↓
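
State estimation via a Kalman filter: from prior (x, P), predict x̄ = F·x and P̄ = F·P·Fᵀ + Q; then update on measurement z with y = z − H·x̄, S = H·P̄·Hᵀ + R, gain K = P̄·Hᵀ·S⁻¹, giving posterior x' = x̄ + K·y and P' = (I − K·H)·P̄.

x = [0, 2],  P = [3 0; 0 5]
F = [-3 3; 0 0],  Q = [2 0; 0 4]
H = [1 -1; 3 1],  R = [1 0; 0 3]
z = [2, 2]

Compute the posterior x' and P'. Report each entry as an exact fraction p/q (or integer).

x' = [302/297, -16/19]
P' = [74/297 0; 0 12/19]

x̄ = F·x = [6, 0]
P̄ = F·P·Fᵀ + Q = [74 0; 0 4]
y = z − H·x̄ = [-4, -16]
S = H·P̄·Hᵀ + R = [79 218; 218 673]
K = P̄·Hᵀ·S⁻¹ = [74/297 74/297; -12/19 4/19]
x' = x̄ + K·y = [302/297, -16/19]
P' = (I − K·H)·P̄ = [74/297 0; 0 12/19]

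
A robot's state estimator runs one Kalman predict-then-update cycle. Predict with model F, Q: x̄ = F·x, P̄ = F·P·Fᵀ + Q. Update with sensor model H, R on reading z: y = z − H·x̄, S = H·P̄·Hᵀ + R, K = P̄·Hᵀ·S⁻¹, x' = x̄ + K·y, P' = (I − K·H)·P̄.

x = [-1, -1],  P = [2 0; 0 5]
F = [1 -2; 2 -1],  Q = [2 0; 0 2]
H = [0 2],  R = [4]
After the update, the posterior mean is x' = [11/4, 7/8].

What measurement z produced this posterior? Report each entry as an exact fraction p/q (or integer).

x̄ = F·x = [1, -1]
P̄ = F·P·Fᵀ + Q = [24 14; 14 15]
S = H·P̄·Hᵀ + R = [64]
K = P̄·Hᵀ·S⁻¹ = [7/16; 15/32]
x' − x̄ = [7/4, 15/8] = K·y
y = (KᵀK)⁻¹·Kᵀ·(x' − x̄) = [4]
z = y + H·x̄ = [4] + [-2] = [2]

z = [2]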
↑
When you reach the line that contains "P = [3 0; 0 5]", stop; that line and every line before it, from the very first line of the data, should be restated word for word.

** Solution for this task **
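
State estimation via a Kalman filter: from prior (x, P), predict x̄ = F·x and P̄ = F·P·Fᵀ + Q; then update on measurement z with y = z − H·x̄, S = H·P̄·Hᵀ + R, gain K = P̄·Hᵀ·S⁻¹, giving posterior x' = x̄ + K·y and P' = (I − K·H)·P̄.

x = [0, 2],  P = [3 0; 0 5]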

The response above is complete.